Stored data:
--------------------------------
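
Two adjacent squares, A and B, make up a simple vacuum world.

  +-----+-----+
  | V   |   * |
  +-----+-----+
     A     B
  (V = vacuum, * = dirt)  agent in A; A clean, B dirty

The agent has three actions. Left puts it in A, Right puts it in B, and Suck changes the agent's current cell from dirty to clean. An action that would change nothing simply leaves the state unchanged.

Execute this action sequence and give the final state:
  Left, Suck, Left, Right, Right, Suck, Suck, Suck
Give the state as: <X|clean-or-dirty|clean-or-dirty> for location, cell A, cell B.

t=1 Left ⇒ <A|clean|dirty>
t=2 Suck ⇒ <A|clean|dirty>
t=3 Left ⇒ <A|clean|dirty>
t=4 Right ⇒ <B|clean|dirty>
t=5 Right ⇒ <B|clean|dirty>
t=6 Suck ⇒ <B|clean|clean>
t=7 Suck ⇒ <B|clean|clean>
t=8 Suck ⇒ <B|clean|clean>

<B|clean|clean>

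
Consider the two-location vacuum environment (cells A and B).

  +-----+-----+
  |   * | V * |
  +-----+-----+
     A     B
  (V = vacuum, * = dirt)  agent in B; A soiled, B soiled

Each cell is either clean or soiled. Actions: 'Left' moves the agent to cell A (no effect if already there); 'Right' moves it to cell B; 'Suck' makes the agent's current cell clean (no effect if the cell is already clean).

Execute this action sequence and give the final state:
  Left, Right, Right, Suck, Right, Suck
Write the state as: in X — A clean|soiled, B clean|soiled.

in B — A soiled, B clean

1. Left → in A — A soiled, B soiled
2. Right → in B — A soiled, B soiled
3. Right → in B — A soiled, B soiled
4. Suck → in B — A soiled, B clean
5. Right → in B — A soiled, B clean
6. Suck → in B — A soiled, B clean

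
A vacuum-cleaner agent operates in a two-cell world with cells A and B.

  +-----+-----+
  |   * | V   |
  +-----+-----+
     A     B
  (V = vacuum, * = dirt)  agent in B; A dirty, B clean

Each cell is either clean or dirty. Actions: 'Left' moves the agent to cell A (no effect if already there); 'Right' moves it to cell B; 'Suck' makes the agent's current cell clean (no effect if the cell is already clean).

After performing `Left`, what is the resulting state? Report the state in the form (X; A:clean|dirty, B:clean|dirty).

(A; A:dirty, B:clean)

start: (B; A:dirty, B:clean)
[1] after Left: (A; A:dirty, B:clean)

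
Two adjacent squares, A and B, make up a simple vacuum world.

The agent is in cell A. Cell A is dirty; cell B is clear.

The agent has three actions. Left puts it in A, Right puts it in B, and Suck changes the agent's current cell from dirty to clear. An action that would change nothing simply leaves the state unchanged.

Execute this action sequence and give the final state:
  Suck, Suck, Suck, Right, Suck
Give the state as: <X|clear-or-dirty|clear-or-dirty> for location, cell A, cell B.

t=1 Suck ⇒ <A|clear|clear>
t=2 Suck ⇒ <A|clear|clear>
t=3 Suck ⇒ <A|clear|clear>
t=4 Right ⇒ <B|clear|clear>
t=5 Suck ⇒ <B|clear|clear>

<B|clear|clear>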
--------------------------------
Exercise: Print every record above exactly as written.

Response to the task:
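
Two adjacent squares, A and B, make up a simple vacuum world.

  +-----+-----+
  | V   |   * |
  +-----+-----+
     A     B
  (V = vacuum, * = dirt)  agent in A; A clean, B dirty

The agent has three actions. Left puts it in A, Right puts it in B, and Suck changes the agent's current cell from dirty to clean. An action that would change nothing simply leaves the state unchanged.

Execute this action sequence and give the final state:
  Left, Suck, Left, Right, Right, Suck, Suck, Suck
Give the state as: <X|clean-or-dirty|clean-or-dirty> for location, cell A, cell B.

t=1 Left ⇒ <A|clean|dirty>
t=2 Suck ⇒ <A|clean|dirty>
t=3 Left ⇒ <A|clean|dirty>
t=4 Right ⇒ <B|clean|dirty>
t=5 Right ⇒ <B|clean|dirty>
t=6 Suck ⇒ <B|clean|clean>
t=7 Suck ⇒ <B|clean|clean>
t=8 Suck ⇒ <B|clean|clean>

<B|clean|clean>

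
Consider the two-location vacuum environment (cells A and B).

  +-----+-----+
  |   * | V * |
  +-----+-----+
     A     B
  (V = vacuum, * = dirt)  agent in B; A soiled, B soiled

Each cell is either clean or soiled. Actions: 'Left' moves the agent to cell A (no effect if already there); 'Right' moves it to cell B; 'Suck' makes the agent's current cell clean (no effect if the cell is already clean).

Execute this action sequence and give the final state:
  Left, Right, Right, Suck, Right, Suck
Write the state as: in X — A clean|soiled, B clean|soiled.

in B — A soiled, B clean

1. Left → in A — A soiled, B soiled
2. Right → in B — A soiled, B soiled
3. Right → in B — A soiled, B soiled
4. Suck → in B — A soiled, B clean
5. Right → in B — A soiled, B clean
6. Suck → in B — A soiled, B clean

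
A vacuum-cleaner agent operates in a two-cell world with cells A and B.

  +-----+-----+
  |   * | V   |
  +-----+-----+
     A     B
  (V = vacuum, * = dirt)  agent in B; A dirty, B clean

Each cell is either clean or dirty. Actions: 'Left' moves the agent to cell A (no effect if already there); 'Right' moves it to cell B; 'Suck' makes the agent's current cell clean (no effect if the cell is already clean).

After performing `Left`, what is the resulting state? Report the state in the form (X; A:clean|dirty, B:clean|dirty).

(A; A:dirty, B:clean)

start: (B; A:dirty, B:clean)
[1] after Left: (A; A:dirty, B:clean)

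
Two adjacent squares, A and B, make up a simple vacuum world.

The agent is in cell A. Cell A is dirty; cell B is clear.

The agent has three actions. Left puts it in A, Right puts it in B, and Suck changes the agent's current cell from dirty to clear. An action that would change nothing simply leaves the state unchanged.

Execute this action sequence and give the final state:
  Suck, Suck, Suck, Right, Suck
Give the state as: <X|clear-or-dirty|clear-or-dirty> for location, cell A, cell B.

t=1 Suck ⇒ <A|clear|clear>
t=2 Suck ⇒ <A|clear|clear>
t=3 Suck ⇒ <A|clear|clear>
t=4 Right ⇒ <B|clear|clear>
t=5 Suck ⇒ <B|clear|clear>

<B|clear|clear>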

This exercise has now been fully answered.